**TASK TO COMPLETE:** Would you reproduce the entries exactly, including every line?

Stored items
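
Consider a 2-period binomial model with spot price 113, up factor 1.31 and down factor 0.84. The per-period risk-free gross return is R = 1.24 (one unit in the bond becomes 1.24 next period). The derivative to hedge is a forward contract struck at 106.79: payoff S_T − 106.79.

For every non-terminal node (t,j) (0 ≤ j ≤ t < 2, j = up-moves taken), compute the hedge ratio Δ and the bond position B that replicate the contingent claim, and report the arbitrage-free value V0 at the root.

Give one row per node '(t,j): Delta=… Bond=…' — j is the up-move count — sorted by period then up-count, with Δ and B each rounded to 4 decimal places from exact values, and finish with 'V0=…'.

No-arbitrage ⇒ martingale measure with p* = (R−d)/(u−d) = 0.8511.
Payoff layer (t=2): V(2,0)=-27.0572, V(2,1)=17.5552, V(2,2)=87.1293
Node (1,0) S=94.9200: V=(p*·17.5552+(1−p*)·-27.0572)/1.24=8.7990; Δ=(17.5552−-27.0572)/(124.3452−79.7328)=1.0000; B=V−Δ·S=-86.1210
Node (1,1) S=148.0300: V=(p*·87.1293+(1−p*)·17.5552)/1.24=61.9090; Δ=(87.1293−17.5552)/(193.9193−124.3452)=1.0000; B=V−Δ·S=-86.1210
Node (0,0) S=113.0000: V=(p*·61.9090+(1−p*)·8.7990)/1.24=43.5476; Δ=(61.9090−8.7990)/(148.0300−94.9200)=1.0000; B=V−Δ·S=-69.4524
Check: Δ(0,0)·S0 + B(0,0) = 43.5476 = V0.

(0,0): Delta=1.0000 Bond=-69.4524
(1,0): Delta=1.0000 Bond=-86.1210
(1,1): Delta=1.0000 Bond=-86.1210
V0=43.5476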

**SOLUTION FOR THIS PROBLEM:**
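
Consider a 2-period binomial model with spot price 113, up factor 1.31 and down factor 0.84. The per-period risk-free gross return is R = 1.24 (one unit in the bond becomes 1.24 next period). The derivative to hedge is a forward contract struck at 106.79: payoff S_T − 106.79.

For every non-terminal node (t,j) (0 ≤ j ≤ t < 2, j = up-moves taken), compute the hedge ratio Δ and the bond position B that replicate the contingent claim, and report the arbitrage-free value V0 at the root.

Give one row per node '(t,j): Delta=… Bond=…' — j is the up-move count — sorted by period then up-count, with Δ and B each rounded to 4 decimal places from exact values, and finish with 'V0=…'.

No-arbitrage ⇒ martingale measure with p* = (R−d)/(u−d) = 0.8511.
Payoff layer (t=2): V(2,0)=-27.0572, V(2,1)=17.5552, V(2,2)=87.1293
Node (1,0) S=94.9200: V=(p*·17.5552+(1−p*)·-27.0572)/1.24=8.7990; Δ=(17.5552−-27.0572)/(124.3452−79.7328)=1.0000; B=V−Δ·S=-86.1210
Node (1,1) S=148.0300: V=(p*·87.1293+(1−p*)·17.5552)/1.24=61.9090; Δ=(87.1293−17.5552)/(193.9193−124.3452)=1.0000; B=V−Δ·S=-86.1210
Node (0,0) S=113.0000: V=(p*·61.9090+(1−p*)·8.7990)/1.24=43.5476; Δ=(61.9090−8.7990)/(148.0300−94.9200)=1.0000; B=V−Δ·S=-69.4524
Check: Δ(0,0)·S0 + B(0,0) = 43.5476 = V0.

(0,0): Delta=1.0000 Bond=-69.4524
(1,0): Delta=1.0000 Bond=-86.1210
(1,1): Delta=1.0000 Bond=-86.1210
V0=43.5476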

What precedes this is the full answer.